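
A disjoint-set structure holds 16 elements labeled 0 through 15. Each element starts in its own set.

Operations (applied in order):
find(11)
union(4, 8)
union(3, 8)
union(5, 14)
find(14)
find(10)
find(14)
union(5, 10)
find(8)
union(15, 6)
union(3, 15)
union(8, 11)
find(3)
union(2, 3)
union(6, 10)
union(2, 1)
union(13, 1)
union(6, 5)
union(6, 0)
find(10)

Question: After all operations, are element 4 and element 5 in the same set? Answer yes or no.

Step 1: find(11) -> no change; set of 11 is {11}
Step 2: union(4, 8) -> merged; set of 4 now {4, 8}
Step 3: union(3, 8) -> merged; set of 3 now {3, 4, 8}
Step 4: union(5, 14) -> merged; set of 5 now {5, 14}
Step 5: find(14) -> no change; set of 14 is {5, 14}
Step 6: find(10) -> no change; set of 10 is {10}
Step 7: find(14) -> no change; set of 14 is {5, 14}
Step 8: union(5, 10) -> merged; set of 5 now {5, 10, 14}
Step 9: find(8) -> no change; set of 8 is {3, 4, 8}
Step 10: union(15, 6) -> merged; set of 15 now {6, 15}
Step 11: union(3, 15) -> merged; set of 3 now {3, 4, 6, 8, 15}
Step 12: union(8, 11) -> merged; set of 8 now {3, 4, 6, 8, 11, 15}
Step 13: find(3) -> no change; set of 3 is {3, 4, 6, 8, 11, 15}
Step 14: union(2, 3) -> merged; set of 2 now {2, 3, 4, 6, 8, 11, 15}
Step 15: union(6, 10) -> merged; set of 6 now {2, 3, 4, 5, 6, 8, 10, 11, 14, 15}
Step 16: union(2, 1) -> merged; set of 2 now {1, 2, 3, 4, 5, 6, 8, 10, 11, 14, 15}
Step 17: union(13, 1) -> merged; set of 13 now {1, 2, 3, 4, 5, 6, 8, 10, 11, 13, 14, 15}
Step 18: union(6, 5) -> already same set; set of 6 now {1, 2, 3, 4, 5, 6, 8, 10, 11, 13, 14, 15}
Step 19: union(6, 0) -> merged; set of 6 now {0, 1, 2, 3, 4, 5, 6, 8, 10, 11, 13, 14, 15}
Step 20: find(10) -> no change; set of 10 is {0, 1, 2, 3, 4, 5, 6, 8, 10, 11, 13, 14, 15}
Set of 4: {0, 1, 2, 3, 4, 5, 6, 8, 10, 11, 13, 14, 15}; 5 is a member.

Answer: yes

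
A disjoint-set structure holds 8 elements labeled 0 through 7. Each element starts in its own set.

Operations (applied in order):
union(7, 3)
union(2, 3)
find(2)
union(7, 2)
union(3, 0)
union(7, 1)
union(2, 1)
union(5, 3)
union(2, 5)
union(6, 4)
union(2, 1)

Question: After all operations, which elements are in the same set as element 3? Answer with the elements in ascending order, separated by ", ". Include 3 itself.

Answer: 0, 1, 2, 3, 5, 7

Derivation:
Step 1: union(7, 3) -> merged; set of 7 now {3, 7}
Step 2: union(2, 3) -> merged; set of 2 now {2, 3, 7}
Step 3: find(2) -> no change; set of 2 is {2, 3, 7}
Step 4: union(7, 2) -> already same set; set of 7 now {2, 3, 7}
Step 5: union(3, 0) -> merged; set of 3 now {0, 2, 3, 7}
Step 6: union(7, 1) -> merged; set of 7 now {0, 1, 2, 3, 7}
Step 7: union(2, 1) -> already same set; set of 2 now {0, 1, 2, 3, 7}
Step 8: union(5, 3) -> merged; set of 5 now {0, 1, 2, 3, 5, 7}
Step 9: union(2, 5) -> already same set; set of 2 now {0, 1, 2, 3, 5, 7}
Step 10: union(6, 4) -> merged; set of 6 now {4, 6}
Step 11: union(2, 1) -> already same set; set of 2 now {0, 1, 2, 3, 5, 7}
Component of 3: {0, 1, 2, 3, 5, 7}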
+-------+
◆ YOUR ASSIGNMENT ◆
What is needed here is an exact copy of every record.

◆ EXERCISE RESPONSE ◆
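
A disjoint-set structure holds 16 elements labeled 0 through 15. Each element starts in its own set.

Operations (applied in order):
find(11)
union(4, 8)
union(3, 8)
union(5, 14)
find(14)
find(10)
find(14)
union(5, 10)
find(8)
union(15, 6)
union(3, 15)
union(8, 11)
find(3)
union(2, 3)
union(6, 10)
union(2, 1)
union(13, 1)
union(6, 5)
union(6, 0)
find(10)

Question: After all operations, are element 4 and element 5 in the same set? Answer yes or no.

Step 1: find(11) -> no change; set of 11 is {11}
Step 2: union(4, 8) -> merged; set of 4 now {4, 8}
Step 3: union(3, 8) -> merged; set of 3 now {3, 4, 8}
Step 4: union(5, 14) -> merged; set of 5 now {5, 14}
Step 5: find(14) -> no change; set of 14 is {5, 14}
Step 6: find(10) -> no change; set of 10 is {10}
Step 7: find(14) -> no change; set of 14 is {5, 14}
Step 8: union(5, 10) -> merged; set of 5 now {5, 10, 14}
Step 9: find(8) -> no change; set of 8 is {3, 4, 8}
Step 10: union(15, 6) -> merged; set of 15 now {6, 15}
Step 11: union(3, 15) -> merged; set of 3 now {3, 4, 6, 8, 15}
Step 12: union(8, 11) -> merged; set of 8 now {3, 4, 6, 8, 11, 15}
Step 13: find(3) -> no change; set of 3 is {3, 4, 6, 8, 11, 15}
Step 14: union(2, 3) -> merged; set of 2 now {2, 3, 4, 6, 8, 11, 15}
Step 15: union(6, 10) -> merged; set of 6 now {2, 3, 4, 5, 6, 8, 10, 11, 14, 15}
Step 16: union(2, 1) -> merged; set of 2 now {1, 2, 3, 4, 5, 6, 8, 10, 11, 14, 15}
Step 17: union(13, 1) -> merged; set of 13 now {1, 2, 3, 4, 5, 6, 8, 10, 11, 13, 14, 15}
Step 18: union(6, 5) -> already same set; set of 6 now {1, 2, 3, 4, 5, 6, 8, 10, 11, 13, 14, 15}
Step 19: union(6, 0) -> merged; set of 6 now {0, 1, 2, 3, 4, 5, 6, 8, 10, 11, 13, 14, 15}
Step 20: find(10) -> no change; set of 10 is {0, 1, 2, 3, 4, 5, 6, 8, 10, 11, 13, 14, 15}
Set of 4: {0, 1, 2, 3, 4, 5, 6, 8, 10, 11, 13, 14, 15}; 5 is a member.

Answer: yes

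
A disjoint-set structure holds 8 elements labeled 0 through 7. Each element starts in its own set.

Operations (applied in order):
union(7, 3)
union(2, 3)
find(2)
union(7, 2)
union(3, 0)
union(7, 1)
union(2, 1)
union(5, 3)
union(2, 5)
union(6, 4)
union(2, 1)

Question: After all operations, which elements are in the same set as element 3? Answer with the elements in ascending order, separated by ", ". Include 3 itself.

Answer: 0, 1, 2, 3, 5, 7

Derivation:
Step 1: union(7, 3) -> merged; set of 7 now {3, 7}
Step 2: union(2, 3) -> merged; set of 2 now {2, 3, 7}
Step 3: find(2) -> no change; set of 2 is {2, 3, 7}
Step 4: union(7, 2) -> already same set; set of 7 now {2, 3, 7}
Step 5: union(3, 0) -> merged; set of 3 now {0, 2, 3, 7}
Step 6: union(7, 1) -> merged; set of 7 now {0, 1, 2, 3, 7}
Step 7: union(2, 1) -> already same set; set of 2 now {0, 1, 2, 3, 7}
Step 8: union(5, 3) -> merged; set of 5 now {0, 1, 2, 3, 5, 7}
Step 9: union(2, 5) -> already same set; set of 2 now {0, 1, 2, 3, 5, 7}
Step 10: union(6, 4) -> merged; set of 6 now {4, 6}
Step 11: union(2, 1) -> already same set; set of 2 now {0, 1, 2, 3, 5, 7}
Component of 3: {0, 1, 2, 3, 5, 7}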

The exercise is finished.